* EXERCISE DETAILS: Repeat all of the records verbatim.

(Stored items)
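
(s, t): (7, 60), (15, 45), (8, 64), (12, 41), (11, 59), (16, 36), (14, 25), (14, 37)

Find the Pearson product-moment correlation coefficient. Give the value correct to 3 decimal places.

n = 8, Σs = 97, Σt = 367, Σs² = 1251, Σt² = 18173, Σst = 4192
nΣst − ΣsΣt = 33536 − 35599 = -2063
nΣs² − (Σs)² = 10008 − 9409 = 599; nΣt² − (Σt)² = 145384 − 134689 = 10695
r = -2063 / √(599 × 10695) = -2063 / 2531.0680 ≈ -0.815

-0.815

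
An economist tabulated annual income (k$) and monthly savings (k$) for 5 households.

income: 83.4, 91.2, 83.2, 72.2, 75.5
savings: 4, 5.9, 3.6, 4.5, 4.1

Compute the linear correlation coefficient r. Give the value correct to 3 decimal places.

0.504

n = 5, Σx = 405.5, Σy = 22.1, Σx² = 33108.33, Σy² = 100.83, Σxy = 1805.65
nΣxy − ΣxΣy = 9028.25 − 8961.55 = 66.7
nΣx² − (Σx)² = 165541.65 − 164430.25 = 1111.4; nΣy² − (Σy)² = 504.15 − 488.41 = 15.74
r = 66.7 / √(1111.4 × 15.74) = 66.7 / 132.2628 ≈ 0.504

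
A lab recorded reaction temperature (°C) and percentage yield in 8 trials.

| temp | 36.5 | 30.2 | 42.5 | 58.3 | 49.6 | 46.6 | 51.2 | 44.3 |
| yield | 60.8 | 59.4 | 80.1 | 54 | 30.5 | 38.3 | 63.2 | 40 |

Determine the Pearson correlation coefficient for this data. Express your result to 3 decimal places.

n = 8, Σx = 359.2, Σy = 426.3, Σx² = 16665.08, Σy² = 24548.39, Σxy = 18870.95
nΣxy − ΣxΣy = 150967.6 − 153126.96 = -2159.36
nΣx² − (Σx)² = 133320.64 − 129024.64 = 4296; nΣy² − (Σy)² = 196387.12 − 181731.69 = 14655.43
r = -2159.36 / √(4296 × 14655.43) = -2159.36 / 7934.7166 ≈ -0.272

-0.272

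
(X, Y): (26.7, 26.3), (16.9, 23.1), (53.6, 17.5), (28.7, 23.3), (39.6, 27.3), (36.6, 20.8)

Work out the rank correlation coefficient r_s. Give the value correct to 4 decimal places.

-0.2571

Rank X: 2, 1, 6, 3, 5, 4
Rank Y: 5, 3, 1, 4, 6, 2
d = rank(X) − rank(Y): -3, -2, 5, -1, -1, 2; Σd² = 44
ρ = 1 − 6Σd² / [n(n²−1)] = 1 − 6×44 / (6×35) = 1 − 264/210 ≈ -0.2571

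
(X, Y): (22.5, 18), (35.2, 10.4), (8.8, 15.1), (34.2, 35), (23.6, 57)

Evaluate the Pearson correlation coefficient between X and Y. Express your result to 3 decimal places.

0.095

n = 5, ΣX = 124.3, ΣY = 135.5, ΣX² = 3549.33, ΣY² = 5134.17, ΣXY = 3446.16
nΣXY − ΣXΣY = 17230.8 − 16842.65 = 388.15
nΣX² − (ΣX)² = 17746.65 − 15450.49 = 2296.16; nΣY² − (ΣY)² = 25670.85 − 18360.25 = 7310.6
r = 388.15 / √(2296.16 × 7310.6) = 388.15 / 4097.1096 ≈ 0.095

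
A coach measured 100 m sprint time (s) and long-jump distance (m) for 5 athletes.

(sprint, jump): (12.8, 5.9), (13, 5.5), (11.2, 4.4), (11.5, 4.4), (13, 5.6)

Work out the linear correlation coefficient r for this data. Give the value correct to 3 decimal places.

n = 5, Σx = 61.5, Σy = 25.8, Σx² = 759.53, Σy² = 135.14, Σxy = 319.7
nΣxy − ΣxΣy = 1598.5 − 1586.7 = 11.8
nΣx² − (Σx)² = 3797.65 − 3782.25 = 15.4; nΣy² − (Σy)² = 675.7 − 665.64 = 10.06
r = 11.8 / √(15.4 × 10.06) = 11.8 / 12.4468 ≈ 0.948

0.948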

* ANSWER FOR THIS EXERCISE:
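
(s, t): (7, 60), (15, 45), (8, 64), (12, 41), (11, 59), (16, 36), (14, 25), (14, 37)

Find the Pearson product-moment correlation coefficient. Give the value correct to 3 decimal places.

n = 8, Σs = 97, Σt = 367, Σs² = 1251, Σt² = 18173, Σst = 4192
nΣst − ΣsΣt = 33536 − 35599 = -2063
nΣs² − (Σs)² = 10008 − 9409 = 599; nΣt² − (Σt)² = 145384 − 134689 = 10695
r = -2063 / √(599 × 10695) = -2063 / 2531.0680 ≈ -0.815

-0.815

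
An economist tabulated annual income (k$) and monthly savings (k$) for 5 households.

income: 83.4, 91.2, 83.2, 72.2, 75.5
savings: 4, 5.9, 3.6, 4.5, 4.1

Compute the linear correlation coefficient r. Give the value correct to 3 decimal places.

0.504

n = 5, Σx = 405.5, Σy = 22.1, Σx² = 33108.33, Σy² = 100.83, Σxy = 1805.65
nΣxy − ΣxΣy = 9028.25 − 8961.55 = 66.7
nΣx² − (Σx)² = 165541.65 − 164430.25 = 1111.4; nΣy² − (Σy)² = 504.15 − 488.41 = 15.74
r = 66.7 / √(1111.4 × 15.74) = 66.7 / 132.2628 ≈ 0.504

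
A lab recorded reaction temperature (°C) and percentage yield in 8 trials.

| temp | 36.5 | 30.2 | 42.5 | 58.3 | 49.6 | 46.6 | 51.2 | 44.3 |
| yield | 60.8 | 59.4 | 80.1 | 54 | 30.5 | 38.3 | 63.2 | 40 |

Determine the Pearson correlation coefficient for this data. Express your result to 3 decimal places.

n = 8, Σx = 359.2, Σy = 426.3, Σx² = 16665.08, Σy² = 24548.39, Σxy = 18870.95
nΣxy − ΣxΣy = 150967.6 − 153126.96 = -2159.36
nΣx² − (Σx)² = 133320.64 − 129024.64 = 4296; nΣy² − (Σy)² = 196387.12 − 181731.69 = 14655.43
r = -2159.36 / √(4296 × 14655.43) = -2159.36 / 7934.7166 ≈ -0.272

-0.272

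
(X, Y): (26.7, 26.3), (16.9, 23.1), (53.6, 17.5), (28.7, 23.3), (39.6, 27.3), (36.6, 20.8)

Work out the rank correlation coefficient r_s. Give the value correct to 4 decimal places.

-0.2571

Rank X: 2, 1, 6, 3, 5, 4
Rank Y: 5, 3, 1, 4, 6, 2
d = rank(X) − rank(Y): -3, -2, 5, -1, -1, 2; Σd² = 44
ρ = 1 − 6Σd² / [n(n²−1)] = 1 − 6×44 / (6×35) = 1 − 264/210 ≈ -0.2571

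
(X, Y): (22.5, 18), (35.2, 10.4), (8.8, 15.1), (34.2, 35), (23.6, 57)

Evaluate the Pearson correlation coefficient between X and Y. Express your result to 3 decimal places.

0.095

n = 5, ΣX = 124.3, ΣY = 135.5, ΣX² = 3549.33, ΣY² = 5134.17, ΣXY = 3446.16
nΣXY − ΣXΣY = 17230.8 − 16842.65 = 388.15
nΣX² − (ΣX)² = 17746.65 − 15450.49 = 2296.16; nΣY² − (ΣY)² = 25670.85 − 18360.25 = 7310.6
r = 388.15 / √(2296.16 × 7310.6) = 388.15 / 4097.1096 ≈ 0.095

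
A coach measured 100 m sprint time (s) and long-jump distance (m) for 5 athletes.

(sprint, jump): (12.8, 5.9), (13, 5.5), (11.2, 4.4), (11.5, 4.4), (13, 5.6)

Work out the linear correlation coefficient r for this data. Give the value correct to 3 decimal places.

n = 5, Σx = 61.5, Σy = 25.8, Σx² = 759.53, Σy² = 135.14, Σxy = 319.7
nΣxy − ΣxΣy = 1598.5 − 1586.7 = 11.8
nΣx² − (Σx)² = 3797.65 − 3782.25 = 15.4; nΣy² − (Σy)² = 675.7 − 665.64 = 10.06
r = 11.8 / √(15.4 × 10.06) = 11.8 / 12.4468 ≈ 0.948

0.948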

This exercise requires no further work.